— EXERCISE PROMPT —
Below are records; copy every line in them that holds the word "inside".

— LISTED RECORDS —
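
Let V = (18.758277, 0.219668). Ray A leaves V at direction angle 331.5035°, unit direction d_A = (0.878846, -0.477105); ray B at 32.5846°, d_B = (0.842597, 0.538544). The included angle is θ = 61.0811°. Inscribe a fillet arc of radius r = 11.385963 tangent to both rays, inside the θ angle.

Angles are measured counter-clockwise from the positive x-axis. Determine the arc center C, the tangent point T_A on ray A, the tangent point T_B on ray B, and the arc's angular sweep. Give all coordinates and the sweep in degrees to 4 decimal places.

center=(41.1508,1.0189) T_A=(35.7185,-8.9876) T_B=(35.0190,10.6126) sweep=118.9189

bisector direction at 2.0441° = (0.999364,0.035668)
center distance |VC| = r/sin(θ/2) = 11.385963/sin(30.5405°) = 22.406783
C = V + |VC|·bis = (41.1508,1.0189)
T_A = V + ((C−V)·d_A)·d_A = V + 19.2983·d_A = (35.7185,-8.9876)
T_B = V + ((C−V)·d_B)·d_B = V + 19.2983·d_B = (35.0190,10.6126)
sweep = 180° − θ = 118.9189°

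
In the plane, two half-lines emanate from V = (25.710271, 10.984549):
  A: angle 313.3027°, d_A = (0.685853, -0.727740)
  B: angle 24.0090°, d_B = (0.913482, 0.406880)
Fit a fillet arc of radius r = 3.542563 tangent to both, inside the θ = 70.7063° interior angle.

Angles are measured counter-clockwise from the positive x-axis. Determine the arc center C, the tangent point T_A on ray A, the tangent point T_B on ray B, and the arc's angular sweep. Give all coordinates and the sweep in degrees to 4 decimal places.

center=(31.7132,9.7802) T_A=(29.1351,7.3506) T_B=(30.2718,13.0163) sweep=109.2937

bisector direction at 348.6559° = (0.980463,-0.196702)
center distance |VC| = r/sin(θ/2) = 3.542563/sin(35.3531°) = 6.122493
C = V + |VC|·bis = (31.7132,9.7802)
T_A = V + ((C−V)·d_A)·d_A = V + 4.9935·d_A = (29.1351,7.3506)
T_B = V + ((C−V)·d_B)·d_B = V + 4.9935·d_B = (30.2718,13.0163)
sweep = 180° − θ = 109.2937°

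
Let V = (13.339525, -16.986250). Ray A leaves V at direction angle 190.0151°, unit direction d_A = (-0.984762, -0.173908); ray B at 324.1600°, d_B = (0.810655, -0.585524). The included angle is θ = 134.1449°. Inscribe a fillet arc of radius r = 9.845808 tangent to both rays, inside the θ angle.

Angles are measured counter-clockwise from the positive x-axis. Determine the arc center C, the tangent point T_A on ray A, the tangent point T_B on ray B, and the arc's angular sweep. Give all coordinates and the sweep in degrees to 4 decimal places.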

— RESPONSE —
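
Let V = (18.758277, 0.219668). Ray A leaves V at direction angle 331.5035°, unit direction d_A = (0.878846, -0.477105); ray B at 32.5846°, d_B = (0.842597, 0.538544). The included angle is θ = 61.0811°. Inscribe a fillet arc of radius r = 11.385963 tangent to both rays, inside the θ angle.
Fit a fillet arc of radius r = 3.542563 tangent to both, inside the θ = 70.7063° interior angle.
Let V = (13.339525, -16.986250). Ray A leaves V at direction angle 190.0151°, unit direction d_A = (-0.984762, -0.173908); ray B at 324.1600°, d_B = (0.810655, -0.585524). The included angle is θ = 134.1449°. Inscribe a fillet arc of radius r = 9.845808 tangent to both rays, inside the θ angle.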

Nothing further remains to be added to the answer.